[Dataset entries]
((

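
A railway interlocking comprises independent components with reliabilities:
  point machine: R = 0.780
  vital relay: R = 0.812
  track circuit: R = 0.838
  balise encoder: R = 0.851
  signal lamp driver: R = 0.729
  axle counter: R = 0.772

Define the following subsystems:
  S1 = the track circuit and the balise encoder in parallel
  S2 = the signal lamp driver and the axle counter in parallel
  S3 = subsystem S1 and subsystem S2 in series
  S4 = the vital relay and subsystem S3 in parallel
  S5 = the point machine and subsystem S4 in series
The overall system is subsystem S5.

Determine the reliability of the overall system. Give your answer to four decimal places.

0.7676

Parallel (track circuit and balise encoder): 1 − (1 − 0.838000)(1 − 0.851000) = 0.975862
Parallel (signal lamp driver and axle counter): 1 − (1 − 0.729000)(1 − 0.772000) = 0.938212
Series ([0.975862] and [0.938212]): 0.975862 × 0.938212 = 0.915565
Parallel (vital relay and [0.915565]): 1 − (1 − 0.812000)(1 − 0.915565) = 0.984126
Series (point machine and [0.984126]): 0.780000 × 0.984126 = 0.7676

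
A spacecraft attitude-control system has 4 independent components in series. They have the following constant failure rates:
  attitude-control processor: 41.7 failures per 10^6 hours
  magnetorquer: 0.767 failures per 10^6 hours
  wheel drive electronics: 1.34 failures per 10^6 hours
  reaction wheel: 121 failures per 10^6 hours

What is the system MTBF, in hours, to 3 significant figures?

Series of exponential components: λ_sys = Σ λ_i
λ_sys = 0.0000417 + 0.000000767 + 0.00000134 + 0.000121 = 1.6481e-04 /h
MTBF = 1 / λ_sys = 6070 h

6070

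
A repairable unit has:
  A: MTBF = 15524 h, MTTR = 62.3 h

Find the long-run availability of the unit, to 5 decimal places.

A(A) = MTBF/(MTBF+MTTR) = 15524/(15524+62.3) = 0.99600

0.99600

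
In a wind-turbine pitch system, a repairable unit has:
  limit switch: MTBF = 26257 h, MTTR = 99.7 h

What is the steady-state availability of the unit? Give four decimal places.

0.9962

A(limit switch) = MTBF/(MTBF+MTTR) = 26257/(26257+99.7) = 0.9962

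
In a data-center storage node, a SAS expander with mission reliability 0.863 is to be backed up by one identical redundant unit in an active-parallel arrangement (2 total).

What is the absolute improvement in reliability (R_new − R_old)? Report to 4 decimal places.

0.1182

R_before = 0.863
R_after = 1 − (1 − 0.863)^2 = 0.9812
ΔR = 0.9812 − 0.863 = 0.1182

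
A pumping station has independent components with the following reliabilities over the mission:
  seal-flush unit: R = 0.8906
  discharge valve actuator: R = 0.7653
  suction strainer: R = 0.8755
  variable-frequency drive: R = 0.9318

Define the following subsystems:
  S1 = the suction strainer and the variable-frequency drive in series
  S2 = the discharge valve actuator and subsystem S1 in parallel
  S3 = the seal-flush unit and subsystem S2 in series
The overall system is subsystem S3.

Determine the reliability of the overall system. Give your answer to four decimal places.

0.8521

Series (suction strainer and variable-frequency drive): 0.875500 × 0.931800 = 0.815791
Parallel (discharge valve actuator and [0.815791]): 1 − (1 − 0.765300)(1 − 0.815791) = 0.956766
Series (seal-flush unit and [0.956766]): 0.890600 × 0.956766 = 0.8521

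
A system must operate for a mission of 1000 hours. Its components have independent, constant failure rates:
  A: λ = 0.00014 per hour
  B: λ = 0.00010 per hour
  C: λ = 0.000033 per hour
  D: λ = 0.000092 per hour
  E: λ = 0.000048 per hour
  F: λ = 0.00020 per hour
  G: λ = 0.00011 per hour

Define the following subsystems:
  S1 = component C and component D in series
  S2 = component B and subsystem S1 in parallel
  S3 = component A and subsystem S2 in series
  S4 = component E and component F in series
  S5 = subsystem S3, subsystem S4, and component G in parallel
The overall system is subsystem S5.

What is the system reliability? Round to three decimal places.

0.997

R(A) = exp(−0.00014 × 1000) = 0.86936
R(B) = exp(−0.00010 × 1000) = 0.90484
R(C) = exp(−0.000033 × 1000) = 0.96754
R(D) = exp(−0.000092 × 1000) = 0.91211
R(E) = exp(−0.000048 × 1000) = 0.95313
R(F) = exp(−0.00020 × 1000) = 0.81873
R(G) = exp(−0.00011 × 1000) = 0.89583
Series (C and D): 0.96754 × 0.91211 = 0.88250
Parallel (B and [0.88250]): 1 − (1 − 0.90484)(1 − 0.88250) = 0.98882
Series (A and [0.98882]): 0.86936 × 0.98882 = 0.85964
Series (E and F): 0.95313 × 0.81873 = 0.78036
Parallel ([0.85964], [0.78036], and G): 1 − (1 − 0.85964)(1 − 0.78036)(1 − 0.89583) = 0.997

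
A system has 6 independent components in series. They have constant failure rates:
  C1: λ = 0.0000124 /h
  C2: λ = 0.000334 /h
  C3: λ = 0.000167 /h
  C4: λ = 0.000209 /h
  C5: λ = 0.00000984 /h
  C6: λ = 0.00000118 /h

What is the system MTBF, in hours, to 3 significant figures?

Series of exponential components: λ_sys = Σ λ_i
λ_sys = 0.0000124 + 0.000334 + 0.000167 + 0.000209 + 0.00000984 + 0.00000118 = 7.3342e-04 /h
MTBF = 1 / λ_sys = 1360 h

1360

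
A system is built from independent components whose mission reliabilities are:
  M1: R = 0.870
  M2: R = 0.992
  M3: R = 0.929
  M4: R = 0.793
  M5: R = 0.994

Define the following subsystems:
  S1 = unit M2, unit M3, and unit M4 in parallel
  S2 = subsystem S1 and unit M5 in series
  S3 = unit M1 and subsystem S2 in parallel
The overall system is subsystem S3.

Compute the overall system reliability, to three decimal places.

Parallel (M2, M3, and M4): 1 − (1 − 0.99200)(1 − 0.92900)(1 − 0.79300) = 0.99988
Series ([0.99988] and M5): 0.99988 × 0.99400 = 0.99388
Parallel (M1 and [0.99388]): 1 − (1 − 0.87000)(1 − 0.99388) = 0.999

0.999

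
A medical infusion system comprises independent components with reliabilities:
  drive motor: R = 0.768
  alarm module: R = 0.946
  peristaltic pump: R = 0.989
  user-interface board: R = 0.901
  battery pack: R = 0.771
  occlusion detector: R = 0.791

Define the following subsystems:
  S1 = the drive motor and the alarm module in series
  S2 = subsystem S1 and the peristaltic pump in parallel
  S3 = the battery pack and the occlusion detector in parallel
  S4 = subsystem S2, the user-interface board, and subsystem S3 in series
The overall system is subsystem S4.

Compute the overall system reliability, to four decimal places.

Series (drive motor and alarm module): 0.768000 × 0.946000 = 0.726528
Parallel ([0.726528] and peristaltic pump): 1 − (1 − 0.726528)(1 − 0.989000) = 0.996992
Parallel (battery pack and occlusion detector): 1 − (1 − 0.771000)(1 − 0.791000) = 0.952139
Series ([0.996992], user-interface board, and [0.952139]): 0.996992 × 0.901000 × 0.952139 = 0.8553

0.8553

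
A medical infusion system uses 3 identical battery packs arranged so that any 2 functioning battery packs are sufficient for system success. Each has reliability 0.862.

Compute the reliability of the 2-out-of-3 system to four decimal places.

R = Σ_{i=2}^{3} C(3,i) p^i (1−p)^{3−i} with p = 0.862
C(3,2)·0.862^2·0.138^1 = 0.307620
C(3,3)·0.862^3·0.138^0 = 0.640504
Sum = 0.9481

0.9481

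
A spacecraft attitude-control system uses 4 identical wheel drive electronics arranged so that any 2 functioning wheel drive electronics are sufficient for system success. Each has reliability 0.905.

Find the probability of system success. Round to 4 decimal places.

0.9968

R = Σ_{i=2}^{4} C(4,i) p^i (1−p)^{4−i} with p = 0.905
C(4,2)·0.905^2·0.095^2 = 0.044350
C(4,3)·0.905^3·0.095^1 = 0.281663
C(4,4)·0.905^4·0.095^0 = 0.670802
Sum = 0.9968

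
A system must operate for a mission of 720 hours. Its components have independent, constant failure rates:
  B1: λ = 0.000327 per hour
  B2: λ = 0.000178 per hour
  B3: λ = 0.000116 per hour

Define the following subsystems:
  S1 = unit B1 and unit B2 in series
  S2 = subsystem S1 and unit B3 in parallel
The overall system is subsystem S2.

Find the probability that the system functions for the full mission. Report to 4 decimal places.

R(B1) = exp(−0.000327 × 720) = 0.790223
R(B2) = exp(−0.000178 × 720) = 0.879713
R(B3) = exp(−0.000116 × 720) = 0.919873
Series (B1 and B2): 0.790223 × 0.879713 = 0.695169
Parallel ([0.695169] and B3): 1 − (1 − 0.695169)(1 − 0.919873) = 0.9756

0.9756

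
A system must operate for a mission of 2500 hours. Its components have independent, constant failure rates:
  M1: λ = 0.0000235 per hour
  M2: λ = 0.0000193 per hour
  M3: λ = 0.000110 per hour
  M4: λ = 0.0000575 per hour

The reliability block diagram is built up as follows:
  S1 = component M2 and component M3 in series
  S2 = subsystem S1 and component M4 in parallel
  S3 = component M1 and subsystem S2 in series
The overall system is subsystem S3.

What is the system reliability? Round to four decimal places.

R(M1) = exp(−0.0000235 × 2500) = 0.942942
R(M2) = exp(−0.0000193 × 2500) = 0.952896
R(M3) = exp(−0.000110 × 2500) = 0.759572
R(M4) = exp(−0.0000575 × 2500) = 0.866104
Series (M2 and M3): 0.952896 × 0.759572 = 0.723793
Parallel ([0.723793] and M4): 1 − (1 − 0.723793)(1 − 0.866104) = 0.963017
Series (M1 and [0.963017]): 0.942942 × 0.963017 = 0.9081

0.9081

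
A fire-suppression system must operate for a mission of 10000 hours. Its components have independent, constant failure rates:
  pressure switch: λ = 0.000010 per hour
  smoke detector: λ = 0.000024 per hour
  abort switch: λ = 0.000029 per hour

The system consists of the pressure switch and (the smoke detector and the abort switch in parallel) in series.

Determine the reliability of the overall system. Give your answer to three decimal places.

R(pressure switch) = exp(−0.000010 × 10000) = 0.90484
R(smoke detector) = exp(−0.000024 × 10000) = 0.78663
R(abort switch) = exp(−0.000029 × 10000) = 0.74826
Parallel (smoke detector and abort switch): 1 − (1 − 0.78663)(1 − 0.74826) = 0.94629
Series (pressure switch and [0.94629]): 0.90484 × 0.94629 = 0.856

0.856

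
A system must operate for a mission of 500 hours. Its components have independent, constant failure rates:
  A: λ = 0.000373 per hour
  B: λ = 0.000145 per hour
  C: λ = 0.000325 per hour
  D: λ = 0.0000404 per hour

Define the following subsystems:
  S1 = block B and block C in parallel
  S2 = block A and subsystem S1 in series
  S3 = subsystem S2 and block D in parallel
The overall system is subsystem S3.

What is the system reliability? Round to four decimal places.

R(A) = exp(−0.000373 × 500) = 0.829859
R(B) = exp(−0.000145 × 500) = 0.930066
R(C) = exp(−0.000325 × 500) = 0.850016
R(D) = exp(−0.0000404 × 500) = 0.980003
Parallel (B and C): 1 − (1 − 0.930066)(1 − 0.850016) = 0.989511
Series (A and [0.989511]): 0.829859 × 0.989511 = 0.821155
Parallel ([0.821155] and D): 1 − (1 − 0.821155)(1 − 0.980003) = 0.9964

0.9964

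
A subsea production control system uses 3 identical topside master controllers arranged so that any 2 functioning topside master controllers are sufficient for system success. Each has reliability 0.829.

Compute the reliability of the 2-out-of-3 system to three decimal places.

0.922

R = Σ_{i=2}^{3} C(3,i) p^i (1−p)^{3−i} with p = 0.829
C(3,2)·0.829^2·0.171^1 = 0.35255
C(3,3)·0.829^3·0.171^0 = 0.56972
Sum = 0.922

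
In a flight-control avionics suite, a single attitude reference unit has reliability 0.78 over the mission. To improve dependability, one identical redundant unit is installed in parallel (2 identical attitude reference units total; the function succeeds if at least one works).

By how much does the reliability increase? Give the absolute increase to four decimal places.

0.1716

R_before = 0.78
R_after = 1 − (1 − 0.78)^2 = 0.9516
ΔR = 0.9516 − 0.78 = 0.1716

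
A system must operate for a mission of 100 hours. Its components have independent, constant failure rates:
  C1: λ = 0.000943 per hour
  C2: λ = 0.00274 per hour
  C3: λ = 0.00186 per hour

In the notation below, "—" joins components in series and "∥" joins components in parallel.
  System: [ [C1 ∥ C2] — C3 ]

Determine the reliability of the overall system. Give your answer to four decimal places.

R(C1) = exp(−0.000943 × 100) = 0.910010
R(C2) = exp(−0.00274 × 100) = 0.760332
R(C3) = exp(−0.00186 × 100) = 0.830274
Parallel (C1 and C2): 1 − (1 − 0.910010)(1 − 0.760332) = 0.978432
Series ([0.978432] and C3): 0.978432 × 0.830274 = 0.8124

0.8124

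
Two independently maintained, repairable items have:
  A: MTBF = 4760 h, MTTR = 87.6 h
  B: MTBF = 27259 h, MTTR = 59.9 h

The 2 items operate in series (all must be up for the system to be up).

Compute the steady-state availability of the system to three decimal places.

0.980

A(A) = MTBF/(MTBF+MTTR) = 4760/(4760+87.6) = 0.981929
A(B) = MTBF/(MTBF+MTTR) = 27259/(27259+59.9) = 0.997807
Series availability: 0.981929 × 0.997807 = 0.980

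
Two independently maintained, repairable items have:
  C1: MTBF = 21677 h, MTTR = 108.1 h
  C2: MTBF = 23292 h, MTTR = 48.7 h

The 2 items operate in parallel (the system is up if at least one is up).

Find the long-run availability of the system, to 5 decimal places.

0.99999

A(C1) = MTBF/(MTBF+MTTR) = 21677/(21677+108.1) = 0.995038
A(C2) = MTBF/(MTBF+MTTR) = 23292/(23292+48.7) = 0.997914
Parallel availability: 1 − (1 − 0.995038)(1 − 0.997914) = 0.99999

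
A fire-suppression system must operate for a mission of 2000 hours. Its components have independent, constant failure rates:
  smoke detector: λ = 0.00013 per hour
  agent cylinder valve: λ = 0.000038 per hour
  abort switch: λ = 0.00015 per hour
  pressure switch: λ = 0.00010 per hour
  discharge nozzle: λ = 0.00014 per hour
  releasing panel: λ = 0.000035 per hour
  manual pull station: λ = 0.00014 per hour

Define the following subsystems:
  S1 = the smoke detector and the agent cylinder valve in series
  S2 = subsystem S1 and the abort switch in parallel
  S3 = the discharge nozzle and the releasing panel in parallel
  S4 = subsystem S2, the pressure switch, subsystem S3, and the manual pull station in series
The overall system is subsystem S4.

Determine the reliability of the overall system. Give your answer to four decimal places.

R(smoke detector) = exp(−0.00013 × 2000) = 0.771052
R(agent cylinder valve) = exp(−0.000038 × 2000) = 0.926816
R(abort switch) = exp(−0.00015 × 2000) = 0.740818
R(pressure switch) = exp(−0.00010 × 2000) = 0.818731
R(discharge nozzle) = exp(−0.00014 × 2000) = 0.755784
R(releasing panel) = exp(−0.000035 × 2000) = 0.932394
R(manual pull station) = exp(−0.00014 × 2000) = 0.755784
Series (smoke detector and agent cylinder valve): 0.771052 × 0.926816 = 0.714623
Parallel ([0.714623] and abort switch): 1 − (1 − 0.714623)(1 − 0.740818) = 0.926035
Parallel (discharge nozzle and releasing panel): 1 − (1 − 0.755784)(1 − 0.932394) = 0.983490
Series ([0.926035], pressure switch, [0.983490], and manual pull station): 0.926035 × 0.818731 × 0.983490 × 0.755784 = 0.5636

0.5636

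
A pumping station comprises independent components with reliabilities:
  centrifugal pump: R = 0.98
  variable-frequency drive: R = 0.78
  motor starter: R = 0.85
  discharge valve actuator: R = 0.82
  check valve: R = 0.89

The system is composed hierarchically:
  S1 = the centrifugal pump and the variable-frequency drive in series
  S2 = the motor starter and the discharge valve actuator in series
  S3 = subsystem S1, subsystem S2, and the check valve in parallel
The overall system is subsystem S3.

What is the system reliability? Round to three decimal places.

0.992

Series (centrifugal pump and variable-frequency drive): 0.98000 × 0.78000 = 0.76440
Series (motor starter and discharge valve actuator): 0.85000 × 0.82000 = 0.69700
Parallel ([0.76440], [0.69700], and check valve): 1 − (1 − 0.76440)(1 − 0.69700)(1 − 0.89000) = 0.992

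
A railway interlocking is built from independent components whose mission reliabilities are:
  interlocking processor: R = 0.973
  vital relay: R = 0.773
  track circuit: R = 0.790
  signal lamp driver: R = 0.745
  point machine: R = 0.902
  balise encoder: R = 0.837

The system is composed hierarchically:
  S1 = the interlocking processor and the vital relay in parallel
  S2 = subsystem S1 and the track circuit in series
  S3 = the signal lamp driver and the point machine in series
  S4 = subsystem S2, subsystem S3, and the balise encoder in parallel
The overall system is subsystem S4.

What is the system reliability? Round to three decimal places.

0.989

Parallel (interlocking processor and vital relay): 1 − (1 − 0.97300)(1 − 0.77300) = 0.99387
Series ([0.99387] and track circuit): 0.99387 × 0.79000 = 0.78516
Series (signal lamp driver and point machine): 0.74500 × 0.90200 = 0.67199
Parallel ([0.78516], [0.67199], and balise encoder): 1 − (1 − 0.78516)(1 − 0.67199)(1 − 0.83700) = 0.989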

))

▸ REQUIREMENT:
Look back at the data above. Transcribe exactly the lines starting at the line that contains "smoke detector: λ = 0.00013 per hour" and ending at the line that contains "S1 = the smoke".

▸ PROBLEM SOLUTION:
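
  smoke detector: λ = 0.00013 per hour
  agent cylinder valve: λ = 0.000038 per hour
  abort switch: λ = 0.00015 per hour
  pressure switch: λ = 0.00010 per hour
  discharge nozzle: λ = 0.00014 per hour
  releasing panel: λ = 0.000035 per hour
  manual pull station: λ = 0.00014 per hour

Define the following subsystems:
  S1 = the smoke detector and the agent cylinder valve in series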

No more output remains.